(Saved data entries)

########

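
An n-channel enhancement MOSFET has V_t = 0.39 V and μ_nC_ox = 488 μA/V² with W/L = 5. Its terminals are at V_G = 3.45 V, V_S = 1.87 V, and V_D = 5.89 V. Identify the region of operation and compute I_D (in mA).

V_GS = V_G − V_S = 3.45 − 1.87 = 1.58 V; V_DS = V_D − V_S = 5.89 − 1.87 = 4.02 V.
k_n = μ_nC_ox · (W/L) = 2.44 mA/V².
V_ov = V_GS − V_t = 1.58 − 0.39 = 1.19 V.
Since V_DS = 4.02 V ≥ V_ov = 1.19 V, the device is in saturation.
I_D = ½ k_n V_ov² = 0.5 × 2.44 × 1.19² = 1.73 mA.

Saturation; I_D = 1.73 mA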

########

• _PROBLEM DESCRIPTION_
Send back each record exactly as it stands.

• _EXERCISE OUTPUT_
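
An n-channel enhancement MOSFET has V_t = 0.39 V and μ_nC_ox = 488 μA/V² with W/L = 5. Its terminals are at V_G = 3.45 V, V_S = 1.87 V, and V_D = 5.89 V. Identify the region of operation and compute I_D (in mA).

V_GS = V_G − V_S = 3.45 − 1.87 = 1.58 V; V_DS = V_D − V_S = 5.89 − 1.87 = 4.02 V.
k_n = μ_nC_ox · (W/L) = 2.44 mA/V².
V_ov = V_GS − V_t = 1.58 − 0.39 = 1.19 V.
Since V_DS = 4.02 V ≥ V_ov = 1.19 V, the device is in saturation.
I_D = ½ k_n V_ov² = 0.5 × 2.44 × 1.19² = 1.73 mA.

Saturation; I_D = 1.73 mA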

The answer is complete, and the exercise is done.